EXERCISE | The entries underneath need to be duplicated exactly, with none omitted.

◇ ◇ ◇ ◇ ◇

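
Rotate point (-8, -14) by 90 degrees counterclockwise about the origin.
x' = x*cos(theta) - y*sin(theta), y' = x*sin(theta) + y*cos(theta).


cos(90) = 0, sin(90) = 1
x' = -8*0 + 14*1 = 14
y' = -8*1 - 14*0 = -8

(14, -8)


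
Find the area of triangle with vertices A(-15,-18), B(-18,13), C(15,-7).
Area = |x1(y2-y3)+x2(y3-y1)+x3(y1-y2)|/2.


-15*(13+ 7) = -300
-18*(-7+ 18) = -198
15*(-18-13) = -465
sum = -963
Area = |-963|/2 = 481.5000

481.5000 sq units


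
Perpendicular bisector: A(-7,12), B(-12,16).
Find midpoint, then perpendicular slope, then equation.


Midpoint = (-9.5, 14)
Slope of AB = dy/dx = 4/(-5) = -0.8000
Perp slope = -dx/dy = 5/4 = 1.2500
b = My - (perp slope)*Mx = 14 + (-5*(-9.5))/4 = 14 + 11.8750 = 25.8750

y = 1.2500x + 25.8750


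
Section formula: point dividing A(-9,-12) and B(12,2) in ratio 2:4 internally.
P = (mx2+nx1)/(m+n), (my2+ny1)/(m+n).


Px = (2*12 + 4*(-9))/6 = -12/6 = -2.0000
Py = (2*2 + 4*(-12))/6 = -44/6 = -7.3333

P = (-2.0000, -7.3333)


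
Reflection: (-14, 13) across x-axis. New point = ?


Reflection rule for x-axis: (x, -y)
(-14, 13) -> (-14, -13)

(-14, -13)


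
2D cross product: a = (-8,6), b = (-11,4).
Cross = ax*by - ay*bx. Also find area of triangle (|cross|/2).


cross = -8*4 - 6*(-11) = -32 + 66 = 34
Triangle area = |34|/2 = 34/2 = 17.0000

cross = 34, triangle area = 17.0000


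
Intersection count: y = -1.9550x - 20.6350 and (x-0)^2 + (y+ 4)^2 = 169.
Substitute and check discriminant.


Substitute y = -1.9550x - 20.6350: (x-0)^2 + (-1.9550x- 20.6350+ 4)^2 = 169
Expand to Ax^2 + Bx + C = 0, where b-k = -16.635
A = 1+m^2 = 4.822025
B = 2(m(b-k) - h) = 2(-1.9550*(-16.635) - 0) = 65.04285
C = h^2 + (b-k)^2 - r^2 = 0 + 276.723225 - 169 = 107.723225
disc = B^2-4AC = 4230.5723 - 2077.7763 = 2152.7960
disc > 0

2 intersection points


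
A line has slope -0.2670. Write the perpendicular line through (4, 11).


Perpendicular slope = -1/m1 = -1/(-0.2670) = 3.7453
b2 = y0 - m2*x0 = 11 + 4/(-0.2670) = 11 - 14.9813 = -3.9813

y = 3.7453x - 3.9813


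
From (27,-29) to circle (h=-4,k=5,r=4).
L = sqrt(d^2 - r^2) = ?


d = sqrt((27+ 4)^2 + (-29-5)^2) = sqrt(961+1156) = 46.0109
L = sqrt(2117.0000 - 16) = sqrt(2101.0000) = 45.8367

45.8367


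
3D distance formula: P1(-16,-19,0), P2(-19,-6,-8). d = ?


dx=-3, dy=13, dz=-8
d = sqrt(9+169+64) = sqrt(242) = 15.5563

15.5563


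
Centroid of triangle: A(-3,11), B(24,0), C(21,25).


Gx = (-3+24+21)/3 = 42/3 = 14.0000
Gy = (11+0+25)/3 = 36/3 = 12.0000

G = (14.0000, 12.0000)


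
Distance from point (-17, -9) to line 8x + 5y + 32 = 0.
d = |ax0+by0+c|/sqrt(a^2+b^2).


|8*(-17) + 5*(-9) + 32| = |-149| = 149
sqrt(64 + 25) = sqrt(89) = 9.4340
d = 149/sqrt(89) = 15.7940

15.7940


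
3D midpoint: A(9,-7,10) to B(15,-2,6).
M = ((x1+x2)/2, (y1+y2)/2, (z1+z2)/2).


Mx = (9+15)/2 = 12.0000
My = (-7- 2)/2 = -4.5000
Mz = (10+6)/2 = 8.0000

M = (12.0000, -4.5000, 8.0000)


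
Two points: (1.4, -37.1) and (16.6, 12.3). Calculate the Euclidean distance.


dx = 16.6 - 1.4 = 15.2
dy = 12.3 + 37.1 = 49.4
d = sqrt(231.04 + 2440.36) = sqrt(2671.4) = 51.6856

51.6856


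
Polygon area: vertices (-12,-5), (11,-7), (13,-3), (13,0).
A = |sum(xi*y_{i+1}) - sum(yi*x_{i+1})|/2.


sum(xi*y_{i+1}) = -12*(-7) + 11*(-3) + 13*0 + 13*(-5) = -14
sum(yi*x_{i+1}) = -5*11 - 7*13 - 3*13 + 0*(-12) = -185
Area = |-14 + 185|/2 = 171/2 = 85.5000

85.5000 sq units


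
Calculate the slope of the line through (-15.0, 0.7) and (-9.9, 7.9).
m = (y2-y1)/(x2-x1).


dy = 7.9 - 0.7 = 7.2
dx = -9.9 + 15.0 = 5.1
m = 7.2/5.1 = 1.4118

m = 1.4118


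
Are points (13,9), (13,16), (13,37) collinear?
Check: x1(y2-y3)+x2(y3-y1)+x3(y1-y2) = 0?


13*(16-37) + 13*(37-9) + 13*(9-16)
= -273 + 364 - 91 = 0

Yes, collinear (determinant = 0)


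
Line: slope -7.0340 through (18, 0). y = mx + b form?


y - 0 = -7.0340(x - 18)
y = -7.0340x + 0 + 7.0340*18
y = -7.0340x + 126.6120

y = -7.0340x + 126.6120


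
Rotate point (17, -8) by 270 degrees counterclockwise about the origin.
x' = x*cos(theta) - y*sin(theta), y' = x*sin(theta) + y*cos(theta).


cos(270) = 0, sin(270) = -1
x' = 17*0 + 8*(-1) = -8
y' = 17*(-1) - 8*0 = -17

(-8, -17)


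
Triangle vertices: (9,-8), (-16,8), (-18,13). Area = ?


9*(8-13) = -45
-16*(13+ 8) = -336
-18*(-8-8) = 288
sum = -93
Area = |-93|/2 = 46.5000

46.5000 sq units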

◇ ◇ ◇ ◇ ◇

ANSWER SECTION |
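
Rotate point (-8, -14) by 90 degrees counterclockwise about the origin.
x' = x*cos(theta) - y*sin(theta), y' = x*sin(theta) + y*cos(theta).


cos(90) = 0, sin(90) = 1
x' = -8*0 + 14*1 = 14
y' = -8*1 - 14*0 = -8

(14, -8)


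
Find the area of triangle with vertices A(-15,-18), B(-18,13), C(15,-7).
Area = |x1(y2-y3)+x2(y3-y1)+x3(y1-y2)|/2.


-15*(13+ 7) = -300
-18*(-7+ 18) = -198
15*(-18-13) = -465
sum = -963
Area = |-963|/2 = 481.5000

481.5000 sq units


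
Perpendicular bisector: A(-7,12), B(-12,16).
Find midpoint, then perpendicular slope, then equation.


Midpoint = (-9.5, 14)
Slope of AB = dy/dx = 4/(-5) = -0.8000
Perp slope = -dx/dy = 5/4 = 1.2500
b = My - (perp slope)*Mx = 14 + (-5*(-9.5))/4 = 14 + 11.8750 = 25.8750

y = 1.2500x + 25.8750


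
Section formula: point dividing A(-9,-12) and B(12,2) in ratio 2:4 internally.
P = (mx2+nx1)/(m+n), (my2+ny1)/(m+n).


Px = (2*12 + 4*(-9))/6 = -12/6 = -2.0000
Py = (2*2 + 4*(-12))/6 = -44/6 = -7.3333

P = (-2.0000, -7.3333)


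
Reflection: (-14, 13) across x-axis. New point = ?


Reflection rule for x-axis: (x, -y)
(-14, 13) -> (-14, -13)

(-14, -13)


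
2D cross product: a = (-8,6), b = (-11,4).
Cross = ax*by - ay*bx. Also find area of triangle (|cross|/2).


cross = -8*4 - 6*(-11) = -32 + 66 = 34
Triangle area = |34|/2 = 34/2 = 17.0000

cross = 34, triangle area = 17.0000


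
Intersection count: y = -1.9550x - 20.6350 and (x-0)^2 + (y+ 4)^2 = 169.
Substitute and check discriminant.


Substitute y = -1.9550x - 20.6350: (x-0)^2 + (-1.9550x- 20.6350+ 4)^2 = 169
Expand to Ax^2 + Bx + C = 0, where b-k = -16.635
A = 1+m^2 = 4.822025
B = 2(m(b-k) - h) = 2(-1.9550*(-16.635) - 0) = 65.04285
C = h^2 + (b-k)^2 - r^2 = 0 + 276.723225 - 169 = 107.723225
disc = B^2-4AC = 4230.5723 - 2077.7763 = 2152.7960
disc > 0

2 intersection points


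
A line has slope -0.2670. Write the perpendicular line through (4, 11).


Perpendicular slope = -1/m1 = -1/(-0.2670) = 3.7453
b2 = y0 - m2*x0 = 11 + 4/(-0.2670) = 11 - 14.9813 = -3.9813

y = 3.7453x - 3.9813


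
From (27,-29) to circle (h=-4,k=5,r=4).
L = sqrt(d^2 - r^2) = ?


d = sqrt((27+ 4)^2 + (-29-5)^2) = sqrt(961+1156) = 46.0109
L = sqrt(2117.0000 - 16) = sqrt(2101.0000) = 45.8367

45.8367


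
3D distance formula: P1(-16,-19,0), P2(-19,-6,-8). d = ?


dx=-3, dy=13, dz=-8
d = sqrt(9+169+64) = sqrt(242) = 15.5563

15.5563


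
Centroid of triangle: A(-3,11), B(24,0), C(21,25).


Gx = (-3+24+21)/3 = 42/3 = 14.0000
Gy = (11+0+25)/3 = 36/3 = 12.0000

G = (14.0000, 12.0000)


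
Distance from point (-17, -9) to line 8x + 5y + 32 = 0.
d = |ax0+by0+c|/sqrt(a^2+b^2).


|8*(-17) + 5*(-9) + 32| = |-149| = 149
sqrt(64 + 25) = sqrt(89) = 9.4340
d = 149/sqrt(89) = 15.7940

15.7940


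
3D midpoint: A(9,-7,10) to B(15,-2,6).
M = ((x1+x2)/2, (y1+y2)/2, (z1+z2)/2).


Mx = (9+15)/2 = 12.0000
My = (-7- 2)/2 = -4.5000
Mz = (10+6)/2 = 8.0000

M = (12.0000, -4.5000, 8.0000)


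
Two points: (1.4, -37.1) and (16.6, 12.3). Calculate the Euclidean distance.


dx = 16.6 - 1.4 = 15.2
dy = 12.3 + 37.1 = 49.4
d = sqrt(231.04 + 2440.36) = sqrt(2671.4) = 51.6856

51.6856


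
Polygon area: vertices (-12,-5), (11,-7), (13,-3), (13,0).
A = |sum(xi*y_{i+1}) - sum(yi*x_{i+1})|/2.


sum(xi*y_{i+1}) = -12*(-7) + 11*(-3) + 13*0 + 13*(-5) = -14
sum(yi*x_{i+1}) = -5*11 - 7*13 - 3*13 + 0*(-12) = -185
Area = |-14 + 185|/2 = 171/2 = 85.5000

85.5000 sq units


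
Calculate the slope of the line through (-15.0, 0.7) and (-9.9, 7.9).
m = (y2-y1)/(x2-x1).


dy = 7.9 - 0.7 = 7.2
dx = -9.9 + 15.0 = 5.1
m = 7.2/5.1 = 1.4118

m = 1.4118


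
Are points (13,9), (13,16), (13,37) collinear?
Check: x1(y2-y3)+x2(y3-y1)+x3(y1-y2) = 0?


13*(16-37) + 13*(37-9) + 13*(9-16)
= -273 + 364 - 91 = 0

Yes, collinear (determinant = 0)


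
Line: slope -7.0340 through (18, 0). y = mx + b form?


y - 0 = -7.0340(x - 18)
y = -7.0340x + 0 + 7.0340*18
y = -7.0340x + 126.6120

y = -7.0340x + 126.6120


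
Rotate point (17, -8) by 270 degrees counterclockwise about the origin.
x' = x*cos(theta) - y*sin(theta), y' = x*sin(theta) + y*cos(theta).


cos(270) = 0, sin(270) = -1
x' = 17*0 + 8*(-1) = -8
y' = 17*(-1) - 8*0 = -17

(-8, -17)


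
Triangle vertices: (9,-8), (-16,8), (-18,13). Area = ?


9*(8-13) = -45
-16*(13+ 8) = -336
-18*(-8-8) = 288
sum = -93
Area = |-93|/2 = 46.5000

46.5000 sq units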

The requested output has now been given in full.